[Start of Attachment]

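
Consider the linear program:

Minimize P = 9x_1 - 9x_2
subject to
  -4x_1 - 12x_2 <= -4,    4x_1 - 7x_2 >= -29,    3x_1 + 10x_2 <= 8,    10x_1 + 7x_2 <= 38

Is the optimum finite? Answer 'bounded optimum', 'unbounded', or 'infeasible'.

bounded optimum

Corner points and P = 9x_1 - 9x_2:
  (-80/19, 33/19) → P = -1017/19
  (107/23, -28/23) → P = 1215/23
  (-234/61, 119/61) → P = -3177/61
  (324/79, -34/79) → P = 3222/79
The feasible region has finitely many vertices and no improving ray; the minimum is -1017/19 at (-80/19, 33/19).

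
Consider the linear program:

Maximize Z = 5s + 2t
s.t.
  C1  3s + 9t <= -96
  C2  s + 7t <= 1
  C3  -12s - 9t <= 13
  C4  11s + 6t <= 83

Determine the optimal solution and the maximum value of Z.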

[End of Attachment]

→ **Task directions**
Produce an exact copy of the whole listing.

→ **Task solution**
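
Consider the linear program:

Minimize P = 9x_1 - 9x_2
subject to
  -4x_1 - 12x_2 <= -4,    4x_1 - 7x_2 >= -29,    3x_1 + 10x_2 <= 8,    10x_1 + 7x_2 <= 38

Is the optimum finite? Answer 'bounded optimum', 'unbounded', or 'infeasible'.

bounded optimum

Corner points and P = 9x_1 - 9x_2:
  (-80/19, 33/19) → P = -1017/19
  (107/23, -28/23) → P = 1215/23
  (-234/61, 119/61) → P = -3177/61
  (324/79, -34/79) → P = 3222/79
The feasible region has finitely many vertices and no improving ray; the minimum is -1017/19 at (-80/19, 33/19).

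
Consider the linear program:

Maximize Z = 5s + 2t
s.t.
  C1  3s + 9t <= -96
  C2  s + 7t <= 1
  C3  -12s - 9t <= 13
  C4  11s + 6t <= 83

Determine the optimal solution and the maximum value of Z.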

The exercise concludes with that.